**Instructions for the task:** All entries are to be repeated exactly as shown below.

**Materials provided:**
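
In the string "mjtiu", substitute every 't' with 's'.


Input string: 'mjtiu'
Operation: replace 't' with 's'
Positions of 't': 2
After replacement: mjsiu


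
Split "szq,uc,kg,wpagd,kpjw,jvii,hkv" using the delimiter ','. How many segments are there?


Input string: 'szq,uc,kg,wpagd,kpjw,jvii,hkv'
Delimiter: ','
Split result: 'szq', 'uc', 'kg', 'wpagd', 'kpjw', 'jvii', 'hkv'
Number of parts: 7


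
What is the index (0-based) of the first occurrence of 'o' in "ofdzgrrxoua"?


Input string: 'ofdzgrrxoua'
Target: 'o'
Scanning left to right: s[0]='o'
First match at index: 0


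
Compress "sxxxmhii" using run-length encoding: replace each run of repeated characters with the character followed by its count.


Input: 'sxxxmhii'
Operation: identify consecutive runs
Runs: 's' -> s1, 'xxx' -> x3, 'm' -> m1, 'h' -> h1, 'ii' -> i2
Encoded: s1x3m1h1i2


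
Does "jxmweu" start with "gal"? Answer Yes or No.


Input string: 'jxmweu'
Prefix to check: 'gal'
First 3 characters of input: 'jxm'
Match: False
Result: No


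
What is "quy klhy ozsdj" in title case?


Input string: 'quy klhy ozsdj'
Operation: capitalize first letter of each word
Word transformations: 'quy'->'Quy', 'klhy'->'Klhy', 'ozsdj'->'Ozsdj'
Result: Quy Klhy Ozsdj


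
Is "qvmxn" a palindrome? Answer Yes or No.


Input string: 'qvmxn'
Reversed: 'nxmvq'
Compare pairs: s[0]='q' vs s[4]='n' (mismatch), s[1]='v' vs s[3]='x' (mismatch)
Palindrome: No


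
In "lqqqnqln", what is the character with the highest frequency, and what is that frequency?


Input: 'lqqqnqln'
Operation: tally each character
Counts: 'l':2, 'n':2, 'q':4
Maximum: 'q' appears 4 times


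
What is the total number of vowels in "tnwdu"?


Input string: 'tnwdu'
Operation: count vowels (a, e, i, o, u)
Scan: s[0]='t', s[1]='n', s[2]='w', s[3]='d', s[4]='u' (vowel)
Vowels found: 1
Result: 1


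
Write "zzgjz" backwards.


Input string: 'zzgjz'
Operation: reverse character order
Original order: 'z' -> 'z' -> 'g' -> 'j' -> 'z'
Reversed order: 'z' -> 'j' -> 'g' -> 'z' -> 'z'
Result: zjgzz


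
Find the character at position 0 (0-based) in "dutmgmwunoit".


Input string: 'dutmgmwunoit'
Operation: get character at index 0
Index mapping: s[0]='d'
Result: 'd'


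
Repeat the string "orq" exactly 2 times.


Input string: 'orq'
Operation: repeat 2 times
Concatenation: 'orq' + 'orq'
Result: orqorq


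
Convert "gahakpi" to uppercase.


Input string: 'gahakpi'
Operation: convert each letter to uppercase
Mapping: 'g'->'G', 'a'->'A', 'h'->'H', 'a'->'A', 'k'->'K', 'p'->'P', 'i'->'I'
Result: GAHAKPI


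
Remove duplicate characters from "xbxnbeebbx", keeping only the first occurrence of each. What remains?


Input: 'xbxnbeebbx'
Operation: keep first occurrence of each character
Scan: s[0]='x' new -> keep; s[1]='b' new -> keep; s[2]='x' seen -> skip; s[3]='n' new -> keep; s[4]='b' seen -> skip; s[5]='e' new -> keep; s[6]='e' seen -> skip; s[7]='b' seen -> skip; s[8]='b' seen -> skip; s[9]='x' seen -> skip
Result: xbne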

**Reply:**
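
In the string "mjtiu", substitute every 't' with 's'.


Input string: 'mjtiu'
Operation: replace 't' with 's'
Positions of 't': 2
After replacement: mjsiu


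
Split "szq,uc,kg,wpagd,kpjw,jvii,hkv" using the delimiter ','. How many segments are there?


Input string: 'szq,uc,kg,wpagd,kpjw,jvii,hkv'
Delimiter: ','
Split result: 'szq', 'uc', 'kg', 'wpagd', 'kpjw', 'jvii', 'hkv'
Number of parts: 7


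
What is the index (0-based) of the first occurrence of 'o' in "ofdzgrrxoua"?


Input string: 'ofdzgrrxoua'
Target: 'o'
Scanning left to right: s[0]='o'
First match at index: 0


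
Compress "sxxxmhii" using run-length encoding: replace each run of repeated characters with the character followed by its count.


Input: 'sxxxmhii'
Operation: identify consecutive runs
Runs: 's' -> s1, 'xxx' -> x3, 'm' -> m1, 'h' -> h1, 'ii' -> i2
Encoded: s1x3m1h1i2


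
Does "jxmweu" start with "gal"? Answer Yes or No.


Input string: 'jxmweu'
Prefix to check: 'gal'
First 3 characters of input: 'jxm'
Match: False
Result: No


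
What is "quy klhy ozsdj" in title case?


Input string: 'quy klhy ozsdj'
Operation: capitalize first letter of each word
Word transformations: 'quy'->'Quy', 'klhy'->'Klhy', 'ozsdj'->'Ozsdj'
Result: Quy Klhy Ozsdj


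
Is "qvmxn" a palindrome? Answer Yes or No.


Input string: 'qvmxn'
Reversed: 'nxmvq'
Compare pairs: s[0]='q' vs s[4]='n' (mismatch), s[1]='v' vs s[3]='x' (mismatch)
Palindrome: No


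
In "lqqqnqln", what is the character with the highest frequency, and what is that frequency?


Input: 'lqqqnqln'
Operation: tally each character
Counts: 'l':2, 'n':2, 'q':4
Maximum: 'q' appears 4 times


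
What is the total number of vowels in "tnwdu"?


Input string: 'tnwdu'
Operation: count vowels (a, e, i, o, u)
Scan: s[0]='t', s[1]='n', s[2]='w', s[3]='d', s[4]='u' (vowel)
Vowels found: 1
Result: 1


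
Write "zzgjz" backwards.


Input string: 'zzgjz'
Operation: reverse character order
Original order: 'z' -> 'z' -> 'g' -> 'j' -> 'z'
Reversed order: 'z' -> 'j' -> 'g' -> 'z' -> 'z'
Result: zjgzz


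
Find the character at position 0 (0-based) in "dutmgmwunoit".


Input string: 'dutmgmwunoit'
Operation: get character at index 0
Index mapping: s[0]='d'
Result: 'd'


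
Repeat the string "orq" exactly 2 times.


Input string: 'orq'
Operation: repeat 2 times
Concatenation: 'orq' + 'orq'
Result: orqorq


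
Convert "gahakpi" to uppercase.


Input string: 'gahakpi'
Operation: convert each letter to uppercase
Mapping: 'g'->'G', 'a'->'A', 'h'->'H', 'a'->'A', 'k'->'K', 'p'->'P', 'i'->'I'
Result: GAHAKPI


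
Remove duplicate characters from "xbxnbeebbx", keeping only the first occurrence of each. What remains?


Input: 'xbxnbeebbx'
Operation: keep first occurrence of each character
Scan: s[0]='x' new -> keep; s[1]='b' new -> keep; s[2]='x' seen -> skip; s[3]='n' new -> keep; s[4]='b' seen -> skip; s[5]='e' new -> keep; s[6]='e' seen -> skip; s[7]='b' seen -> skip; s[8]='b' seen -> skip; s[9]='x' seen -> skip
Result: xbne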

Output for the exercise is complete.